* **TASK DIRECTIONS**:
Reproduce verbatim, line by line, everything from the line containing "7, 3, 7, 9, 3, 8, 4, 8, 7, 9, 7, 5, 7, 3" to the last line of the listing below; add nothing.

* **GIVEN DATA**:
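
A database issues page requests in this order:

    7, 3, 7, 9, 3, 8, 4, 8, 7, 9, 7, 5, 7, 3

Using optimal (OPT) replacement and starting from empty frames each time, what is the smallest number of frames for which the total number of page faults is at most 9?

2

f=1: 14 faults
f=2: 9 faults
f=3: 8 faults
f=4: 7 faults
f=5: 6 faults
f=6: 6 faults
Smallest f with faults ≤ 9 is 2.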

* **RESPONSE BELOW**:
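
    7, 3, 7, 9, 3, 8, 4, 8, 7, 9, 7, 5, 7, 3

Using optimal (OPT) replacement and starting from empty frames each time, what is the smallest number of frames for which the total number of page faults is at most 9?

2

f=1: 14 faults
f=2: 9 faults
f=3: 8 faults
f=4: 7 faults
f=5: 6 faults
f=6: 6 faults
Smallest f with faults ≤ 9 is 2.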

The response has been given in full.